### What you have to do
Would you give all of the records again, exactly as they read?

### The data

*****

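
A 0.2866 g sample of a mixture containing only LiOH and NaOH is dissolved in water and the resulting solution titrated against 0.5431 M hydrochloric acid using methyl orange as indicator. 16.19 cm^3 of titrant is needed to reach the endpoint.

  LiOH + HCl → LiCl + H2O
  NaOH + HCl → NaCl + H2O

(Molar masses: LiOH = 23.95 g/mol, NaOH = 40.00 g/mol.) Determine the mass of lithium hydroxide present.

0.09716 g

n(HCl) = 0.01619 × 0.5431 = 8.793 × 10^-3 mol
Let x = n(LiOH), y = n(NaOH).
Titrant: 1x + 1y = 8.793 × 10^-3;  mass: 23.95x + 40.00y = 0.2866
Solving, x = 4.057 × 10^-3 mol, y = 4.736 × 10^-3 mol
mass of LiOH = 4.057 × 10^-3 × 23.95 = 0.09716 g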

*****

### Answer to this exercise
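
A 0.2866 g sample of a mixture containing only LiOH and NaOH is dissolved in water and the resulting solution titrated against 0.5431 M hydrochloric acid using methyl orange as indicator. 16.19 cm^3 of titrant is needed to reach the endpoint.

  LiOH + HCl → LiCl + H2O
  NaOH + HCl → NaCl + H2O

(Molar masses: LiOH = 23.95 g/mol, NaOH = 40.00 g/mol.) Determine the mass of lithium hydroxide present.

0.09716 g

n(HCl) = 0.01619 × 0.5431 = 8.793 × 10^-3 mol
Let x = n(LiOH), y = n(NaOH).
Titrant: 1x + 1y = 8.793 × 10^-3;  mass: 23.95x + 40.00y = 0.2866
Solving, x = 4.057 × 10^-3 mol, y = 4.736 × 10^-3 mol
mass of LiOH = 4.057 × 10^-3 × 23.95 = 0.09716 g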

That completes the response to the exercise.